## EXERCISE DIRECTIONS
An accurate, complete copy of the records below is required.

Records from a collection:
BEGIN

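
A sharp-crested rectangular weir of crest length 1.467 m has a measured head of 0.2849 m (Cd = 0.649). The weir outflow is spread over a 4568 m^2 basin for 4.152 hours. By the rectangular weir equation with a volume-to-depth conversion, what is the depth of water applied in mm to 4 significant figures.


Approach: apply the rectangular weir equation with a volume-to-depth conversion, Q = (2/3)*Cd*L*sqrt(2g)*H^1.5; d = Q*t/A * 1000.
Step 1 — weir discharge:
  Q = (2/3)*0.649*1.467*sqrt(2*9.81)*0.2849^1.5 = 0.427535 m^3/s
Step 2 — volume: V = 0.427535 * 4.152*3600 = 6390.45 m^3
Step 3 — depth: d = V/A * 1000 = 6390.45/4568 * 1000 = 1399 mm
Therefore the depth of water applied = 1399 mm.


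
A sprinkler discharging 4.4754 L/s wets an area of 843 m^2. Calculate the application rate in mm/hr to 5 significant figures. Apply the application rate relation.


Approach: apply the application rate relation, rate = (Q/A)*3600.
rate = (4.4754 / 843) * 3600 = 19.112 mm/hr
Therefore the application rate = 19.112 mm/hr.


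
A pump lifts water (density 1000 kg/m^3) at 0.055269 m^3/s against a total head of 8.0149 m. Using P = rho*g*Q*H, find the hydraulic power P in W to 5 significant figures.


P = 1000 * 9.81 * 0.055269 * 8.0149 = 4345.6 W
Therefore the hydraulic power P = 4345.6 W.


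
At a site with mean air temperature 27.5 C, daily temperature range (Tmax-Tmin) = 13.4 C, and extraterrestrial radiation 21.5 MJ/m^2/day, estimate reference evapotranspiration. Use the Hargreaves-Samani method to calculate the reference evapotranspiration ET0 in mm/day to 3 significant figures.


Approach: apply the Hargreaves-Samani method, ET0 = 0.0023*(Tmean+17.8)*sqrt(Tmax-Tmin)*0.408*Ra.
ET0 = 0.0023*(27.5+17.8)*sqrt(13.4)*0.408*21.5 = 3.35 mm/day
Therefore the reference evapotranspiration ET0 = 3.35 mm/day.


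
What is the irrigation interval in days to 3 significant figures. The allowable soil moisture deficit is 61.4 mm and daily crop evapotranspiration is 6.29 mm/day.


Approach: apply the irrigation interval relation, interval = SMD / ETc.
interval = 61.4 / 6.29 = 9.76 days
Therefore the irrigation interval = 9.76 days.


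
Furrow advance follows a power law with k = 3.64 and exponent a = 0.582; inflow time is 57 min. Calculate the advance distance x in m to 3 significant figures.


Approach: apply the power-law advance function, x = k*t^a.
x = 3.64 * 57^0.582 = 38.3 m
Therefore the advance distance x = 38.3 m.


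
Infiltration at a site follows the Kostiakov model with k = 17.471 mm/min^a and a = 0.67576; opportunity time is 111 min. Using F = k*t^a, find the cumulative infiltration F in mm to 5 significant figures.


F = 17.471 * 111^0.67576 = 421.18 mm
Therefore the cumulative infiltration F = 421.18 mm.


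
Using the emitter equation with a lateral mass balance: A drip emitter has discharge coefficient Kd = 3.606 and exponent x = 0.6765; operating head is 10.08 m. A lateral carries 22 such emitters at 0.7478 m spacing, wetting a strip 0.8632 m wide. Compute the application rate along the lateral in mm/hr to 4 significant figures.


Approach: apply the emitter equation with a lateral mass balance, q = Kd*h^x; Q = n*q; rate = Q/(n*spacing*width).
Step 1 — single emitter flow (q = Kd*h^x):
  q = 3.606 * 10.08^0.6765 = 17.2134 L/hr
Step 2 — total lateral flow: Q = 22 * 17.2134 = 378.695 L/hr
Step 3 — wetted area: A = 22 * 0.7478 * 0.8632 = 14.2010 m^2
Step 4 — application rate: Q/A = 378.695/14.2010 = 26.67 mm/hr
Therefore the application rate along the lateral = 26.67 mm/hr.


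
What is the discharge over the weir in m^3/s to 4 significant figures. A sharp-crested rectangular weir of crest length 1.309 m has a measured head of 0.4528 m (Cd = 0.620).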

END

## OUTPUT OF THE EXERCISE
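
A sharp-crested rectangular weir of crest length 1.467 m has a measured head of 0.2849 m (Cd = 0.649). The weir outflow is spread over a 4568 m^2 basin for 4.152 hours. By the rectangular weir equation with a volume-to-depth conversion, what is the depth of water applied in mm to 4 significant figures.


Approach: apply the rectangular weir equation with a volume-to-depth conversion, Q = (2/3)*Cd*L*sqrt(2g)*H^1.5; d = Q*t/A * 1000.
Step 1 — weir discharge:
  Q = (2/3)*0.649*1.467*sqrt(2*9.81)*0.2849^1.5 = 0.427535 m^3/s
Step 2 — volume: V = 0.427535 * 4.152*3600 = 6390.45 m^3
Step 3 — depth: d = V/A * 1000 = 6390.45/4568 * 1000 = 1399 mm
Therefore the depth of water applied = 1399 mm.


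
A sprinkler discharging 4.4754 L/s wets an area of 843 m^2. Calculate the application rate in mm/hr to 5 significant figures. Apply the application rate relation.


Approach: apply the application rate relation, rate = (Q/A)*3600.
rate = (4.4754 / 843) * 3600 = 19.112 mm/hr
Therefore the application rate = 19.112 mm/hr.


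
A pump lifts water (density 1000 kg/m^3) at 0.055269 m^3/s against a total head of 8.0149 m. Using P = rho*g*Q*H, find the hydraulic power P in W to 5 significant figures.


P = 1000 * 9.81 * 0.055269 * 8.0149 = 4345.6 W
Therefore the hydraulic power P = 4345.6 W.


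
At a site with mean air temperature 27.5 C, daily temperature range (Tmax-Tmin) = 13.4 C, and extraterrestrial radiation 21.5 MJ/m^2/day, estimate reference evapotranspiration. Use the Hargreaves-Samani method to calculate the reference evapotranspiration ET0 in mm/day to 3 significant figures.


Approach: apply the Hargreaves-Samani method, ET0 = 0.0023*(Tmean+17.8)*sqrt(Tmax-Tmin)*0.408*Ra.
ET0 = 0.0023*(27.5+17.8)*sqrt(13.4)*0.408*21.5 = 3.35 mm/day
Therefore the reference evapotranspiration ET0 = 3.35 mm/day.


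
What is the irrigation interval in days to 3 significant figures. The allowable soil moisture deficit is 61.4 mm and daily crop evapotranspiration is 6.29 mm/day.


Approach: apply the irrigation interval relation, interval = SMD / ETc.
interval = 61.4 / 6.29 = 9.76 days
Therefore the irrigation interval = 9.76 days.


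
Furrow advance follows a power law with k = 3.64 and exponent a = 0.582; inflow time is 57 min. Calculate the advance distance x in m to 3 significant figures.


Approach: apply the power-law advance function, x = k*t^a.
x = 3.64 * 57^0.582 = 38.3 m
Therefore the advance distance x = 38.3 m.


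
Infiltration at a site follows the Kostiakov model with k = 17.471 mm/min^a and a = 0.67576; opportunity time is 111 min. Using F = k*t^a, find the cumulative infiltration F in mm to 5 significant figures.


F = 17.471 * 111^0.67576 = 421.18 mm
Therefore the cumulative infiltration F = 421.18 mm.


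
Using the emitter equation with a lateral mass balance: A drip emitter has discharge coefficient Kd = 3.606 and exponent x = 0.6765; operating head is 10.08 m. A lateral carries 22 such emitters at 0.7478 m spacing, wetting a strip 0.8632 m wide. Compute the application rate along the lateral in mm/hr to 4 significant figures.


Approach: apply the emitter equation with a lateral mass balance, q = Kd*h^x; Q = n*q; rate = Q/(n*spacing*width).
Step 1 — single emitter flow (q = Kd*h^x):
  q = 3.606 * 10.08^0.6765 = 17.2134 L/hr
Step 2 — total lateral flow: Q = 22 * 17.2134 = 378.695 L/hr
Step 3 — wetted area: A = 22 * 0.7478 * 0.8632 = 14.2010 m^2
Step 4 — application rate: Q/A = 378.695/14.2010 = 26.67 mm/hr
Therefore the application rate along the lateral = 26.67 mm/hr.


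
What is the discharge over the weir in m^3/s to 4 significant figures. A sharp-crested rectangular weir of crest length 1.309 m has a measured head of 0.4528 m (Cd = 0.620).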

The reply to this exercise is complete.